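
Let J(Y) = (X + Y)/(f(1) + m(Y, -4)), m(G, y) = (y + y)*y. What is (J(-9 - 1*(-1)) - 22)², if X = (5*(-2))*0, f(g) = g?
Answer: 538756/1089 ≈ 494.73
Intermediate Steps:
X = 0 (X = -10*0 = 0)
m(G, y) = 2*y² (m(G, y) = (2*y)*y = 2*y²)
J(Y) = Y/33 (J(Y) = (0 + Y)/(1 + 2*(-4)²) = Y/(1 + 2*16) = Y/(1 + 32) = Y/33)
(J(-9 - 1*(-1)) - 22)² = ((-9 - 1*(-1))/33 - 22)² = ((-9 + 1)/33 - 22)² = ((1/33)*(-8) - 22)² = (-8/33 - 22)² = (-734/33)² = 538756/1089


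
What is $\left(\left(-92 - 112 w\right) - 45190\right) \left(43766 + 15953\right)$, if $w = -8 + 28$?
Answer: $-2837966318$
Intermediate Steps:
$w = 20$
$\left(\left(-92 - 112 w\right) - 45190\right) \left(43766 + 15953\right) = \left(\left(-92 - 2240\right) - 45190\right) \left(43766 + 15953\right) = \left(\left(-92 - 2240\right) - 45190\right) 59719 = \left(-2332 - 45190\right) 59719 = \left(-47522\right) 59719 = -2837966318$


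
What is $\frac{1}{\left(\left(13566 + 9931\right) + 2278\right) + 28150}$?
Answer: $\frac{1}{53925} \approx 1.8544 \cdot 10^{-5}$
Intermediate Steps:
$\frac{1}{\left(\left(13566 + 9931\right) + 2278\right) + 28150} = \frac{1}{\left(23497 + 2278\right) + 28150} = \frac{1}{25775 + 28150} = \frac{1}{53925}$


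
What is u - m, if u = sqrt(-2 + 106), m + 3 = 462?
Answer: -459 + 2*sqrt(26) ≈ -448.80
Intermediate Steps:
m = 459 (m = -3 + 462 = 459)
u = 2*sqrt(26) (u = sqrt(104) = 2*sqrt(26) ≈ 10.198)
u - m = 2*sqrt(26) - 1*459 = 2*sqrt(26) - 459 = -459 + 2*sqrt(26)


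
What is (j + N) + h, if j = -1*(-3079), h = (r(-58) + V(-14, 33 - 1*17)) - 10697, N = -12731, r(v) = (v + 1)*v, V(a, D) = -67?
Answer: -17110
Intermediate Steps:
r(v) = v*(1 + v) (r(v) = (1 + v)*v = v*(1 + v))
h = -7458 (h = (-58*(1 - 58) - 67) - 10697 = (-58*(-57) - 67) - 10697 = (3306 - 67) - 10697 = 3239 - 10697 = -7458)
j = 3079
(j + N) + h = (3079 - 12731) - 7458 = -9652 - 7458 = -17110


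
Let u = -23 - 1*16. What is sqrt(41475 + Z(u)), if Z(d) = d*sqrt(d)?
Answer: sqrt(41475 - 39*I*sqrt(39)) ≈ 203.66 - 0.598*I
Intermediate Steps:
u = -39 (u = -23 - 16 = -39)
Z(d) = d**(3/2)
sqrt(41475 + Z(u)) = sqrt(41475 + (-39)**(3/2)) = sqrt(41475 - 39*I*sqrt(39))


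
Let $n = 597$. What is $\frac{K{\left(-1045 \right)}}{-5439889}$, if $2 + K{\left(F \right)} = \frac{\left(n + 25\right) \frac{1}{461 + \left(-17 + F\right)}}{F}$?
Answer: $\frac{1255468}{3416495087005} \approx 3.6747 \cdot 10^{-7}$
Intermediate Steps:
$K{\left(F \right)} = -2 + \frac{622}{F \left(444 + F\right)}$ ($K{\left(F \right)} = -2 + \frac{\left(597 + 25\right) \frac{1}{461 + \left(-17 + F\right)}}{F} = -2 + \frac{622 \frac{1}{444 + F}}{F} = -2 + \frac{622}{F \left(444 + F\right)}$)
$\frac{K{\left(-1045 \right)}}{-5439889} = \frac{2 \frac{1}{-1045} \frac{1}{444 - 1045} \left(311 - \left(-1045\right)^{2} - -463980\right)}{-5439889} = 2 \left(- \frac{1}{1045}\right) \frac{1}{-601} \left(311 - 1092025 + 463980\right) \left(- \frac{1}{5439889}\right) = 2 \left(- \frac{1}{1045}\right) \left(- \frac{1}{601}\right) \left(311 - 1092025 + 463980\right) \left(- \frac{1}{5439889}\right) = 2 \left(- \frac{1}{1045}\right) \left(- \frac{1}{601}\right) \left(-627734\right) \left(- \frac{1}{5439889}\right) = \left(- \frac{1255468}{628045}\right) \left(- \frac{1}{5439889}\right) = \frac{1255468}{3416495087005}$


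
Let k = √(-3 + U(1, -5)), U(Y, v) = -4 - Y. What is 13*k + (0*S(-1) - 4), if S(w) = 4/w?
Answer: -4 + 26*I*√2 ≈ -4.0 + 36.77*I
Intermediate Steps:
k = 2*I*√2 (k = √(-3 + (-4 - 1*1)) = √(-3 + (-4 - 1)) = √(-3 - 5) = √(-8) = 2*I*√2 ≈ 2.8284*I)
13*k + (0*S(-1) - 4) = 13*(2*I*√2) + (0*(4/(-1)) - 4) = 26*I*√2 + (0*(4*(-1)) - 4) = 26*I*√2 + (0*(-4) - 4) = 26*I*√2 + (0 - 4) = 26*I*√2 - 4 = -4 + 26*I*√2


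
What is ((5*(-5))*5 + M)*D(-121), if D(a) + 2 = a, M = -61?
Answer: 22878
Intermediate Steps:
D(a) = -2 + a
((5*(-5))*5 + M)*D(-121) = ((5*(-5))*5 - 61)*(-2 - 121) = (-25*5 - 61)*(-123) = (-125 - 61)*(-123) = -186*(-123) = 22878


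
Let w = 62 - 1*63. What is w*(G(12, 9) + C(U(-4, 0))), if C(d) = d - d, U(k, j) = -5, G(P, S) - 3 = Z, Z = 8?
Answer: -11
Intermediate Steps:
G(P, S) = 11 (G(P, S) = 3 + 8 = 11)
w = -1 (w = 62 - 63 = -1)
C(d) = 0
w*(G(12, 9) + C(U(-4, 0))) = -(11 + 0) = -1*11 = -11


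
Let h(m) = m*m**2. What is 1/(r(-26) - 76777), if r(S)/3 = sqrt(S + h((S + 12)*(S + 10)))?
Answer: -76777/5793553147 - 27*sqrt(138758)/5793553147 ≈ -1.4988e-5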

• • •

§ **Task prompt**
Word for word, return each of the entries.

§ **Task result**
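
Let J(Y) = (X + Y)/(f(1) + m(Y, -4)), m(G, y) = (y + y)*y. What is (J(-9 - 1*(-1)) - 22)², if X = (5*(-2))*0, f(g) = g?
Answer: 538756/1089 ≈ 494.73
Intermediate Steps:
X = 0 (X = -10*0 = 0)
m(G, y) = 2*y² (m(G, y) = (2*y)*y = 2*y²)
J(Y) = Y/33 (J(Y) = (0 + Y)/(1 + 2*(-4)²) = Y/(1 + 2*16) = Y/(1 + 32) = Y/33)
(J(-9 - 1*(-1)) - 22)² = ((-9 - 1*(-1))/33 - 22)² = ((-9 + 1)/33 - 22)² = ((1/33)*(-8) - 22)² = (-8/33 - 22)² = (-734/33)² = 538756/1089


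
What is $\left(\left(-92 - 112 w\right) - 45190\right) \left(43766 + 15953\right)$, if $w = -8 + 28$?
Answer: $-2837966318$
Intermediate Steps:
$w = 20$
$\left(\left(-92 - 112 w\right) - 45190\right) \left(43766 + 15953\right) = \left(\left(-92 - 2240\right) - 45190\right) \left(43766 + 15953\right) = \left(\left(-92 - 2240\right) - 45190\right) 59719 = \left(-2332 - 45190\right) 59719 = \left(-47522\right) 59719 = -2837966318$


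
What is $\frac{1}{\left(\left(13566 + 9931\right) + 2278\right) + 28150}$?
Answer: $\frac{1}{53925} \approx 1.8544 \cdot 10^{-5}$
Intermediate Steps:
$\frac{1}{\left(\left(13566 + 9931\right) + 2278\right) + 28150} = \frac{1}{\left(23497 + 2278\right) + 28150} = \frac{1}{25775 + 28150} = \frac{1}{53925}$


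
What is u - m, if u = sqrt(-2 + 106), m + 3 = 462?
Answer: -459 + 2*sqrt(26) ≈ -448.80
Intermediate Steps:
m = 459 (m = -3 + 462 = 459)
u = 2*sqrt(26) (u = sqrt(104) = 2*sqrt(26) ≈ 10.198)
u - m = 2*sqrt(26) - 1*459 = 2*sqrt(26) - 459 = -459 + 2*sqrt(26)


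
What is (j + N) + h, if j = -1*(-3079), h = (r(-58) + V(-14, 33 - 1*17)) - 10697, N = -12731, r(v) = (v + 1)*v, V(a, D) = -67?
Answer: -17110
Intermediate Steps:
r(v) = v*(1 + v) (r(v) = (1 + v)*v = v*(1 + v))
h = -7458 (h = (-58*(1 - 58) - 67) - 10697 = (-58*(-57) - 67) - 10697 = (3306 - 67) - 10697 = 3239 - 10697 = -7458)
j = 3079
(j + N) + h = (3079 - 12731) - 7458 = -9652 - 7458 = -17110


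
Let u = -23 - 1*16. What is sqrt(41475 + Z(u)), if Z(d) = d*sqrt(d)?
Answer: sqrt(41475 - 39*I*sqrt(39)) ≈ 203.66 - 0.598*I
Intermediate Steps:
u = -39 (u = -23 - 16 = -39)
Z(d) = d**(3/2)
sqrt(41475 + Z(u)) = sqrt(41475 + (-39)**(3/2)) = sqrt(41475 - 39*I*sqrt(39))


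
Let $n = 597$. What is $\frac{K{\left(-1045 \right)}}{-5439889}$, if $2 + K{\left(F \right)} = \frac{\left(n + 25\right) \frac{1}{461 + \left(-17 + F\right)}}{F}$?
Answer: $\frac{1255468}{3416495087005} \approx 3.6747 \cdot 10^{-7}$
Intermediate Steps:
$K{\left(F \right)} = -2 + \frac{622}{F \left(444 + F\right)}$ ($K{\left(F \right)} = -2 + \frac{\left(597 + 25\right) \frac{1}{461 + \left(-17 + F\right)}}{F} = -2 + \frac{622 \frac{1}{444 + F}}{F} = -2 + \frac{622}{F \left(444 + F\right)}$)
$\frac{K{\left(-1045 \right)}}{-5439889} = \frac{2 \frac{1}{-1045} \frac{1}{444 - 1045} \left(311 - \left(-1045\right)^{2} - -463980\right)}{-5439889} = 2 \left(- \frac{1}{1045}\right) \frac{1}{-601} \left(311 - 1092025 + 463980\right) \left(- \frac{1}{5439889}\right) = 2 \left(- \frac{1}{1045}\right) \left(- \frac{1}{601}\right) \left(311 - 1092025 + 463980\right) \left(- \frac{1}{5439889}\right) = 2 \left(- \frac{1}{1045}\right) \left(- \frac{1}{601}\right) \left(-627734\right) \left(- \frac{1}{5439889}\right) = \left(- \frac{1255468}{628045}\right) \left(- \frac{1}{5439889}\right) = \frac{1255468}{3416495087005}$


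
Let k = √(-3 + U(1, -5)), U(Y, v) = -4 - Y. What is 13*k + (0*S(-1) - 4), if S(w) = 4/w?
Answer: -4 + 26*I*√2 ≈ -4.0 + 36.77*I
Intermediate Steps:
k = 2*I*√2 (k = √(-3 + (-4 - 1*1)) = √(-3 + (-4 - 1)) = √(-3 - 5) = √(-8) = 2*I*√2 ≈ 2.8284*I)
13*k + (0*S(-1) - 4) = 13*(2*I*√2) + (0*(4/(-1)) - 4) = 26*I*√2 + (0*(4*(-1)) - 4) = 26*I*√2 + (0*(-4) - 4) = 26*I*√2 + (0 - 4) = 26*I*√2 - 4 = -4 + 26*I*√2


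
What is ((5*(-5))*5 + M)*D(-121), if D(a) + 2 = a, M = -61?
Answer: 22878
Intermediate Steps:
D(a) = -2 + a
((5*(-5))*5 + M)*D(-121) = ((5*(-5))*5 - 61)*(-2 - 121) = (-25*5 - 61)*(-123) = (-125 - 61)*(-123) = -186*(-123) = 22878


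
Let w = 62 - 1*63. What is w*(G(12, 9) + C(U(-4, 0))), if C(d) = d - d, U(k, j) = -5, G(P, S) - 3 = Z, Z = 8?
Answer: -11
Intermediate Steps:
G(P, S) = 11 (G(P, S) = 3 + 8 = 11)
w = -1 (w = 62 - 63 = -1)
C(d) = 0
w*(G(12, 9) + C(U(-4, 0))) = -(11 + 0) = -1*11 = -11


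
Let h(m) = m*m**2. What is 1/(r(-26) - 76777), if r(S)/3 = sqrt(S + h((S + 12)*(S + 10)))?
Answer: -76777/5793553147 - 27*sqrt(138758)/5793553147 ≈ -1.4988e-5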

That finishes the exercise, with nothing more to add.